### Problem requirements:
Copy out every record that follows, word for word.

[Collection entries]

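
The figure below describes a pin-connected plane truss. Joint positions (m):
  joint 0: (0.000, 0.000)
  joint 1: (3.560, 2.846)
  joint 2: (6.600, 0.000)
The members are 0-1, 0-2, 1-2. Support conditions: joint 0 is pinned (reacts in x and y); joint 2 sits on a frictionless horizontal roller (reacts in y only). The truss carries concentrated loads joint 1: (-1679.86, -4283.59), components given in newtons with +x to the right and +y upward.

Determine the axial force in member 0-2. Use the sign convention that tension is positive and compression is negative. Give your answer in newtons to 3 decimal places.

1694.289

N=3 nodes, M=3 members, R=3 reactions → 2N=6, M+R=6
member 0 (0-1): L=4.5578, (cx,cy)=(0.7811,0.6244)
member 1 (0-2): L=6.6000, (cx,cy)=(1.0000,0.0000)
member 2 (1-2): L=4.1643, (cx,cy)=(0.7300,-0.6834)
solve A·x = −loads:
  F[0-1] = -4319.8350 N (compression)
  F[0-2] = +1694.2889 N (tension)
  F[1-2] = -2320.8918 N (compression)
  Rx@0 = +1679.8600 N
  Ry@0 = +2697.4235 N
  Ry@2 = +1586.1665 N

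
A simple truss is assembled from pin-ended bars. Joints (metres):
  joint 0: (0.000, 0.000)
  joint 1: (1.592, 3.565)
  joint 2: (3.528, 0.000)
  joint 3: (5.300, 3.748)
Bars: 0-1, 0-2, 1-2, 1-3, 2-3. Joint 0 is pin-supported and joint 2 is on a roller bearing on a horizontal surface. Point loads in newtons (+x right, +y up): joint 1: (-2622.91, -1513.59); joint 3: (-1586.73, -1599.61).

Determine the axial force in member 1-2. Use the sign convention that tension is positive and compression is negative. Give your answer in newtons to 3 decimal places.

N=4 nodes, M=5 members, R=3 reactions → 2N=8, M+R=8
member 0 (0-1): L=3.9043, (cx,cy)=(0.4078,0.9131)
member 1 (0-2): L=3.5280, (cx,cy)=(1.0000,0.0000)
member 2 (1-2): L=4.0568, (cx,cy)=(0.4772,-0.8788)
member 3 (1-3): L=3.7125, (cx,cy)=(0.9988,0.0493)
member 4 (2-3): L=4.1458, (cx,cy)=(0.4274,0.9041)
solve A·x = −loads:
  F[0-1] = -4778.5421 N (compression)
  F[0-2] = -2261.1713 N (compression)
  F[1-2] = +3194.9918 N (tension)
  F[1-3] = -851.3327 N (compression)
  F[2-3] = -1722.9602 N (compression)
  Rx@0 = +4209.6400 N
  Ry@0 = +4363.2482 N
  Ry@2 = -1250.0482 N

3194.992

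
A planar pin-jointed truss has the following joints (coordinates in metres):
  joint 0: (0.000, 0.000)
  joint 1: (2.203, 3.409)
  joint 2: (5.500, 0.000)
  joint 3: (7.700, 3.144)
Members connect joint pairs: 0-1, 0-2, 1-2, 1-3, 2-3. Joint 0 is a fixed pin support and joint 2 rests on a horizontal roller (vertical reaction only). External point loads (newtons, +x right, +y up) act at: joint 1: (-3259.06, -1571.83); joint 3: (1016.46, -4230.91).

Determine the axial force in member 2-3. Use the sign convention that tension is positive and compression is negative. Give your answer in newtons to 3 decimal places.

N=4 nodes, M=5 members, R=3 reactions → 2N=8, M+R=8
member 0 (0-1): L=4.0589, (cx,cy)=(0.5428,0.8399)
member 1 (0-2): L=5.5000, (cx,cy)=(1.0000,0.0000)
member 2 (1-2): L=4.7425, (cx,cy)=(0.6952,-0.7188)
member 3 (1-3): L=5.5034, (cx,cy)=(0.9988,-0.0482)
member 4 (2-3): L=3.8373, (cx,cy)=(0.5733,0.8193)
solve A·x = −loads:
  F[0-1] = -820.1765 N (compression)
  F[0-2] = -1797.4403 N (compression)
  F[1-2] = -1486.3915 N (compression)
  F[1-3] = +3851.7078 N (tension)
  F[2-3] = -4937.5008 N (compression)
  Rx@0 = +2242.6000 N
  Ry@0 = +688.8558 N
  Ry@2 = +5113.8842 N

-4937.501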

### Output for this exercise:
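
The figure below describes a pin-connected plane truss. Joint positions (m):
  joint 0: (0.000, 0.000)
  joint 1: (3.560, 2.846)
  joint 2: (6.600, 0.000)
The members are 0-1, 0-2, 1-2. Support conditions: joint 0 is pinned (reacts in x and y); joint 2 sits on a frictionless horizontal roller (reacts in y only). The truss carries concentrated loads joint 1: (-1679.86, -4283.59), components given in newtons with +x to the right and +y upward.

Determine the axial force in member 0-2. Use the sign convention that tension is positive and compression is negative. Give your answer in newtons to 3 decimal places.

1694.289

N=3 nodes, M=3 members, R=3 reactions → 2N=6, M+R=6
member 0 (0-1): L=4.5578, (cx,cy)=(0.7811,0.6244)
member 1 (0-2): L=6.6000, (cx,cy)=(1.0000,0.0000)
member 2 (1-2): L=4.1643, (cx,cy)=(0.7300,-0.6834)
solve A·x = −loads:
  F[0-1] = -4319.8350 N (compression)
  F[0-2] = +1694.2889 N (tension)
  F[1-2] = -2320.8918 N (compression)
  Rx@0 = +1679.8600 N
  Ry@0 = +2697.4235 N
  Ry@2 = +1586.1665 N

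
A simple truss is assembled from pin-ended bars. Joints (metres):
  joint 0: (0.000, 0.000)
  joint 1: (1.592, 3.565)
  joint 2: (3.528, 0.000)
  joint 3: (5.300, 3.748)
Bars: 0-1, 0-2, 1-2, 1-3, 2-3. Joint 0 is pin-supported and joint 2 is on a roller bearing on a horizontal surface. Point loads in newtons (+x right, +y up): joint 1: (-2622.91, -1513.59); joint 3: (-1586.73, -1599.61).

Determine the axial force in member 1-2. Use the sign convention that tension is positive and compression is negative. Give your answer in newtons to 3 decimal places.

N=4 nodes, M=5 members, R=3 reactions → 2N=8, M+R=8
member 0 (0-1): L=3.9043, (cx,cy)=(0.4078,0.9131)
member 1 (0-2): L=3.5280, (cx,cy)=(1.0000,0.0000)
member 2 (1-2): L=4.0568, (cx,cy)=(0.4772,-0.8788)
member 3 (1-3): L=3.7125, (cx,cy)=(0.9988,0.0493)
member 4 (2-3): L=4.1458, (cx,cy)=(0.4274,0.9041)
solve A·x = −loads:
  F[0-1] = -4778.5421 N (compression)
  F[0-2] = -2261.1713 N (compression)
  F[1-2] = +3194.9918 N (tension)
  F[1-3] = -851.3327 N (compression)
  F[2-3] = -1722.9602 N (compression)
  Rx@0 = +4209.6400 N
  Ry@0 = +4363.2482 N
  Ry@2 = -1250.0482 N

3194.992

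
A planar pin-jointed truss has the following joints (coordinates in metres):
  joint 0: (0.000, 0.000)
  joint 1: (2.203, 3.409)
  joint 2: (5.500, 0.000)
  joint 3: (7.700, 3.144)
Members connect joint pairs: 0-1, 0-2, 1-2, 1-3, 2-3. Joint 0 is a fixed pin support and joint 2 rests on a horizontal roller (vertical reaction only). External point loads (newtons, +x right, +y up) act at: joint 1: (-3259.06, -1571.83); joint 3: (1016.46, -4230.91).

Determine the axial force in member 2-3. Use the sign convention that tension is positive and compression is negative. Give your answer in newtons to 3 decimal places.

N=4 nodes, M=5 members, R=3 reactions → 2N=8, M+R=8
member 0 (0-1): L=4.0589, (cx,cy)=(0.5428,0.8399)
member 1 (0-2): L=5.5000, (cx,cy)=(1.0000,0.0000)
member 2 (1-2): L=4.7425, (cx,cy)=(0.6952,-0.7188)
member 3 (1-3): L=5.5034, (cx,cy)=(0.9988,-0.0482)
member 4 (2-3): L=3.8373, (cx,cy)=(0.5733,0.8193)
solve A·x = −loads:
  F[0-1] = -820.1765 N (compression)
  F[0-2] = -1797.4403 N (compression)
  F[1-2] = -1486.3915 N (compression)
  F[1-3] = +3851.7078 N (tension)
  F[2-3] = -4937.5008 N (compression)
  Rx@0 = +2242.6000 N
  Ry@0 = +688.8558 N
  Ry@2 = +5113.8842 N

-4937.501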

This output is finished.